* _Saved entries_
********
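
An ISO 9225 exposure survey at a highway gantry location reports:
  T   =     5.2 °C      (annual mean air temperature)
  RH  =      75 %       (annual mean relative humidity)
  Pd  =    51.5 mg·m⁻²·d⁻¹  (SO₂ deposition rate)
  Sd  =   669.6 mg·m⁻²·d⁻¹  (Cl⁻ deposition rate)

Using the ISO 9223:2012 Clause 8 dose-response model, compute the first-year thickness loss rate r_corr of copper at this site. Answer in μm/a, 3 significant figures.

r_corr = 1.81 μm/a

copper: T≤10 °C ⇒ hinge +0.126·(5.2−10) = -0.6048
  sulphur-dioxide contribution → 0.6737 μm/a
  chloride contribution → 1.14 μm/a
  total first-year rate 1.814 μm/a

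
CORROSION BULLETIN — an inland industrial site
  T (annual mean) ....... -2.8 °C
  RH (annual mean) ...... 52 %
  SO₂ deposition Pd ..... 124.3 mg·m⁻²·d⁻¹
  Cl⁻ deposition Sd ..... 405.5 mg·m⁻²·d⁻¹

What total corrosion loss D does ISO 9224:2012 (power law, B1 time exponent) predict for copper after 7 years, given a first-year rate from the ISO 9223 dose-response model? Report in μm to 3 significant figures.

D(7) = 1.37 μm

copper: temperature factor f = +0.126·(-12.8) = -1.6128
  sulphur-dioxide contribution → 0.07958 μm/a
  chloride contribution → 0.294 μm/a
  total first-year rate 0.3735 μm/a
Long-term exponent b (ISO 9224 Table 2, B1) = 0.667
  D(7) = 0.3735 × 7^0.667 = 0.3735 × 3.662 = 1.368 μm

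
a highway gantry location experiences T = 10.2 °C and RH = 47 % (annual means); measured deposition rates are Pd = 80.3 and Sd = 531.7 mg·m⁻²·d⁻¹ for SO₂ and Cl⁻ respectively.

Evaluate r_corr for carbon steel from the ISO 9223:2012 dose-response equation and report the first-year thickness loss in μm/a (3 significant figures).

carbon steel: temperature factor f = -0.054·(0.2) = -0.0108
  sulphur-dioxide contribution → 43.85 μm/a
  chloride contribution → 35.42 μm/a
  total first-year rate 79.27 μm/a

r_corr = 79.3 μm/a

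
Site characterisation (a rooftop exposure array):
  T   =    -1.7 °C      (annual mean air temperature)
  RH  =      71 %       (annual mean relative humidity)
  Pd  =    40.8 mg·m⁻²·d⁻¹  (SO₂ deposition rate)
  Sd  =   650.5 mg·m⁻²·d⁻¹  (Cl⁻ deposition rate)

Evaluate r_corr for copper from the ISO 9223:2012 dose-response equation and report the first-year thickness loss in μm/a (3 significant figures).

r_corr = 0.908 μm/a

copper: f(T) = +0.126·(T−10) [T≤10 °C] = -1.4742
  sulphur-dioxide contribution → 0.2099 μm/a
  chloride contribution → 0.6985 μm/a
  total first-year rate 0.9085 μm/a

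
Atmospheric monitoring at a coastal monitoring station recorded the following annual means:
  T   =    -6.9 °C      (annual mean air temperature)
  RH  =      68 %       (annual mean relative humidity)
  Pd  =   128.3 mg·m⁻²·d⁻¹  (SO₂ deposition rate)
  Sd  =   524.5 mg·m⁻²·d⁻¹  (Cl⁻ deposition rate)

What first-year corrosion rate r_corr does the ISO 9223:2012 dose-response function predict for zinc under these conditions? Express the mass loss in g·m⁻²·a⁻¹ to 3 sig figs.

r_corr = 13.6 g·m⁻²·a⁻¹

zinc: f(T) = +0.038·(T−10) [T≤10 °C] = -0.6422
  sulphur-dioxide contribution → 1.312 μm/a
  chloride contribution → 0.5954 μm/a
  ⇒ r_corr(zinc) = 1.907 μm/a
Convert to mass loss: 1.907 μm/a × 7.14 g/cm³ = 13.62 g·m⁻²·a⁻¹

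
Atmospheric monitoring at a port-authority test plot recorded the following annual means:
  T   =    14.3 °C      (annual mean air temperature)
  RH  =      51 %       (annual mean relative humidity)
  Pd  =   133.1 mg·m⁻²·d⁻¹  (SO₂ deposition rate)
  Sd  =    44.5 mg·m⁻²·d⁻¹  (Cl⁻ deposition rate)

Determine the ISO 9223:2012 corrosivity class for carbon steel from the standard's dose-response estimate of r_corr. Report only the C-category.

carbon steel: f(T) = -0.054·(T−10) [T>10 °C] = -0.2322
  SO₂ term: 1.77·133.1^0.52·exp(0.02·51-0.2322) = 49.51
  Sd branch = 0.102·Sd^0.62·e^(0.033·RH+0.04·T) = 10.23 μm/a
  r_corr = 49.51 + 10.23 = 59.74 μm/a
59.7 μm/a falls in (50, 80] for carbon steel → category C4

C4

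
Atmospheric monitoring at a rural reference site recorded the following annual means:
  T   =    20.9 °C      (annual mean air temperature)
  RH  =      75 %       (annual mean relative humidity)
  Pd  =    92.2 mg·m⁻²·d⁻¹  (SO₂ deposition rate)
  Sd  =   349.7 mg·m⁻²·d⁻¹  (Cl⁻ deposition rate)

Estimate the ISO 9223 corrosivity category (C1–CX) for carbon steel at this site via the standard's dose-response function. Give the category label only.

C5

carbon steel: temperature factor f = -0.054·(10.9) = -0.5886
  SO₂ term: 1.77·92.2^0.52·exp(0.02·75-0.5886) = 46.29
  Cl⁻ term: 0.102·349.7^0.62·exp(0.033·75+0.04·20.9) = 105.6
  r_corr = 46.29 + 105.6 = 151.9 μm/a
ISO 9223 Table 2 (carbon steel): 80 < 152 ≤ 200 μm/a ⇒ C5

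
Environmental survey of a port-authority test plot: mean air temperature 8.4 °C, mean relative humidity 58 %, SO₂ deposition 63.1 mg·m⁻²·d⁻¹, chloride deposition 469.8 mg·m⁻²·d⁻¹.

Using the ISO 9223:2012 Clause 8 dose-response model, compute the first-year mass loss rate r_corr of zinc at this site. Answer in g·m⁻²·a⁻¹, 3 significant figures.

zinc: T≤10 °C ⇒ hinge +0.038·(8.4−10) = -0.0608
  SO₂ term: 0.0129·63.1^0.44·exp(0.046·58-0.0608) = 1.084
  Cl⁻ term: 0.0175·469.8^0.57·exp(0.008·58+0.085·8.4) = 1.895
  r_corr = 1.084 + 1.895 = 2.979 μm/a
Convert to mass loss: 2.979 μm/a × 7.14 g/cm³ = 21.27 g·m⁻²·a⁻¹

r_corr = 21.3 g·m⁻²·a⁻¹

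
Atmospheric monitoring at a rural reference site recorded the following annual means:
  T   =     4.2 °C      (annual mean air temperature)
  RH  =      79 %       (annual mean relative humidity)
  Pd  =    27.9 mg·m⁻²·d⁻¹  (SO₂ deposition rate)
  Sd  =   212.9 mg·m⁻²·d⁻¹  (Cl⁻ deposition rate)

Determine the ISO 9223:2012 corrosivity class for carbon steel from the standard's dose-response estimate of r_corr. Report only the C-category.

carbon steel: T≤10 °C ⇒ hinge +0.150·(4.2−10) = -0.8700
  SO₂ term: 1.77·27.9^0.52·exp(0.02·79-0.8700) = 20.33
  Sd branch = 0.102·Sd^0.62·e^(0.033·RH+0.04·T) = 45.42 μm/a
  r_corr = 20.33 + 45.42 = 65.74 μm/a
ISO 9223 Table 2 (carbon steel): 50 < 65.7 ≤ 80 μm/a ⇒ C4

C4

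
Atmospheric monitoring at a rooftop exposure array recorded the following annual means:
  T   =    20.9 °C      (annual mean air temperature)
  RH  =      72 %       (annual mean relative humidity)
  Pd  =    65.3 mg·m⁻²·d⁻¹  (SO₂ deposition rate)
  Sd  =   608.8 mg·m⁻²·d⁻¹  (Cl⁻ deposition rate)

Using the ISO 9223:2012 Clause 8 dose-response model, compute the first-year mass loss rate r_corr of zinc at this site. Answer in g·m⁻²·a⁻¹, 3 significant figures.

zinc: T>10 °C ⇒ hinge -0.071·(20.9−10) = -0.7739
  Pd branch = 0.0129·Pd^0.44·e^(0.046·RH+f) = 1.027 μm/a
  Cl⁻ term: 0.0175·608.8^0.57·exp(0.008·72+0.085·20.9) = 7.11
  sum: 1.027 + 7.11 → r_corr = 8.137 μm/a
Convert to mass loss: 8.137 μm/a × 7.14 g/cm³ = 58.1 g·m⁻²·a⁻¹

r_corr = 58.1 g·m⁻²·a⁻¹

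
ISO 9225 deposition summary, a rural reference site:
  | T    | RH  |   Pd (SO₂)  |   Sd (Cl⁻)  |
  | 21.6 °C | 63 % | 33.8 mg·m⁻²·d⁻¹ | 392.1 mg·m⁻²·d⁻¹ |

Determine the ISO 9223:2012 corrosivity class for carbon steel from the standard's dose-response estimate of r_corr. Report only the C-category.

carbon steel: temperature factor f = -0.054·(11.6) = -0.6264
  sulphur-dioxide contribution → 20.81 μm/a
  chloride contribution → 78.46 μm/a
  ⇒ r_corr(carbon steel) = 99.26 μm/a
Category bounds: 80…200 μm/a bracket r_corr ⇒ C5

C5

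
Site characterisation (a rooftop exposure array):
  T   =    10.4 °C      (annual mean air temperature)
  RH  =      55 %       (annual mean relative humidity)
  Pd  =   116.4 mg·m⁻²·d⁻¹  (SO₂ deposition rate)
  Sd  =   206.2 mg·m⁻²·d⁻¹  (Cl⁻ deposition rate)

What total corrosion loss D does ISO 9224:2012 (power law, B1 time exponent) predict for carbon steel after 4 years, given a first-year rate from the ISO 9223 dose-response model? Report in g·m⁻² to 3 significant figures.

D(4) = 1.42e+03 g·m⁻²

carbon steel: temperature factor f = -0.054·(0.4) = -0.0216
  SO₂ term: 1.77·116.4^0.52·exp(0.02·55-0.0216) = 61.75
  Sd branch = 0.102·Sd^0.62·e^(0.033·RH+0.04·T) = 25.84 μm/a
  r_corr = 61.75 + 25.84 = 87.59 μm/a
Long-term exponent b (ISO 9224 Table 2, B1) = 0.523
  D(4) = 87.59 × 4^0.523 = 87.59 × 2.065 = 180.9 μm
  Mass loss = 180.9 μm × 7.85 g/cm³ = 1420 g·m⁻²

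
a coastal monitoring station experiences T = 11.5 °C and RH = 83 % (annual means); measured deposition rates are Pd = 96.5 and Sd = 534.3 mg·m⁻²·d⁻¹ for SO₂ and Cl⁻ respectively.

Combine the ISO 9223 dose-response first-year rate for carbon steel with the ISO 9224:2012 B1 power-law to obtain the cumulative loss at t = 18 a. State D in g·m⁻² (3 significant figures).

carbon steel: f(T) = -0.054·(T−10) [T>10 °C] = -0.0810
  Pd branch = 1.77·Pd^0.52·e^(0.02·RH+f) = 92.4 μm/a
  Cl⁻ term: 0.102·534.3^0.62·exp(0.033·83+0.04·11.5) = 122.8
  r_corr = 92.4 + 122.8 = 215.2 μm/a
Power-law: D(18) = r_corr · 18^0.523
  D(18) = 215.2 × 18^0.523 = 215.2 × 4.534 = 975.7 μm
  Mass loss = 975.7 μm × 7.85 g/cm³ = 7659 g·m⁻²

D(18) = 7.66e+03 g·m⁻²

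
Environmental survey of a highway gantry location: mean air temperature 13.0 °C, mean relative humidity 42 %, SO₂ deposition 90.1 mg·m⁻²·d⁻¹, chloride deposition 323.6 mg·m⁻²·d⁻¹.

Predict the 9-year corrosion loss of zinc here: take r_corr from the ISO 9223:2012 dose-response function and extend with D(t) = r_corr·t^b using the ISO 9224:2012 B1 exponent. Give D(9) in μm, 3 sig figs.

D(9) = 15.0 μm

zinc: T>10 °C ⇒ hinge -0.071·(13.0−10) = -0.2130
  SO₂ term: 0.0129·90.1^0.44·exp(0.046·42-0.2130) = 0.5215
  Sd branch = 0.0175·Sd^0.57·e^(0.008·RH+0.085·T) = 1.993 μm/a
  sum: 0.5215 + 1.993 → r_corr = 2.515 μm/a
Power-law: D(9) = r_corr · 9^0.813
  D(9) = 2.515 × 9^0.813 = 2.515 × 5.968 = 15.01 μm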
********
Extract from the records above the lines from the one containing "T (annual mean) ....... -2.8 °C" to the one containing "Cl⁻ deposition Sd ..... 405.5 mg·m⁻²·d⁻¹", both lines included, exactly as they appear and with nothing else.

* _Written response_
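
  T (annual mean) ....... -2.8 °C
  RH (annual mean) ...... 52 %
  SO₂ deposition Pd ..... 124.3 mg·m⁻²·d⁻¹
  Cl⁻ deposition Sd ..... 405.5 mg·m⁻²·d⁻¹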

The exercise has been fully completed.